> Goal of the exercise:
Every line below should be duplicated exactly.

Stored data

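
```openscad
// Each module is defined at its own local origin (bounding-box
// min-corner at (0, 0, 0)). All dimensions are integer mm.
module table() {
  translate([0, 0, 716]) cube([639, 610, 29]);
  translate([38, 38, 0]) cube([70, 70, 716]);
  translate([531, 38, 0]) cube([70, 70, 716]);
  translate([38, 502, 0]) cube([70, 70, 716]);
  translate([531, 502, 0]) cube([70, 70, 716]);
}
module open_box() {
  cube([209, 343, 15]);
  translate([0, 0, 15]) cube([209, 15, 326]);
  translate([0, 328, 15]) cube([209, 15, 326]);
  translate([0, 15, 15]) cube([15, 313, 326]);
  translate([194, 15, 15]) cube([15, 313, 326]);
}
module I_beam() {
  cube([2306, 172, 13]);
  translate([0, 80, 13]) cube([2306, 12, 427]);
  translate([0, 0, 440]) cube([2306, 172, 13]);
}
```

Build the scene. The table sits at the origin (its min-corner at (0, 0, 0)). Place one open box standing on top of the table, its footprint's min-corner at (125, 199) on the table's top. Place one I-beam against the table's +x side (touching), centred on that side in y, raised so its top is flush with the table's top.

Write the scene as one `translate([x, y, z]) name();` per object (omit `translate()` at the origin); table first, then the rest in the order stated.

table();
translate([125, 199, 745]) open_box();
translate([639, 219, 292]) I_beam();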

> Result:
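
```openscad
// Each module is defined at its own local origin (bounding-box
// min-corner at (0, 0, 0)). All dimensions are integer mm.
module table() {
  translate([0, 0, 716]) cube([639, 610, 29]);
  translate([38, 38, 0]) cube([70, 70, 716]);
  translate([531, 38, 0]) cube([70, 70, 716]);
  translate([38, 502, 0]) cube([70, 70, 716]);
  translate([531, 502, 0]) cube([70, 70, 716]);
}
module open_box() {
  cube([209, 343, 15]);
  translate([0, 0, 15]) cube([209, 15, 326]);
  translate([0, 328, 15]) cube([209, 15, 326]);
  translate([0, 15, 15]) cube([15, 313, 326]);
  translate([194, 15, 15]) cube([15, 313, 326]);
}
module I_beam() {
  cube([2306, 172, 13]);
  translate([0, 80, 13]) cube([2306, 12, 427]);
  translate([0, 0, 440]) cube([2306, 172, 13]);
}
```

Build the scene. The table sits at the origin (its min-corner at (0, 0, 0)). Place one open box standing on top of the table, its footprint's min-corner at (125, 199) on the table's top. Place one I-beam against the table's +x side (touching), centred on that side in y, raised so its top is flush with the table's top.

Write the scene as one `translate([x, y, z]) name();` per object (omit `translate()` at the origin); table first, then the rest in the order stated.

table();
translate([125, 199, 745]) open_box();
translate([639, 219, 292]) I_beam();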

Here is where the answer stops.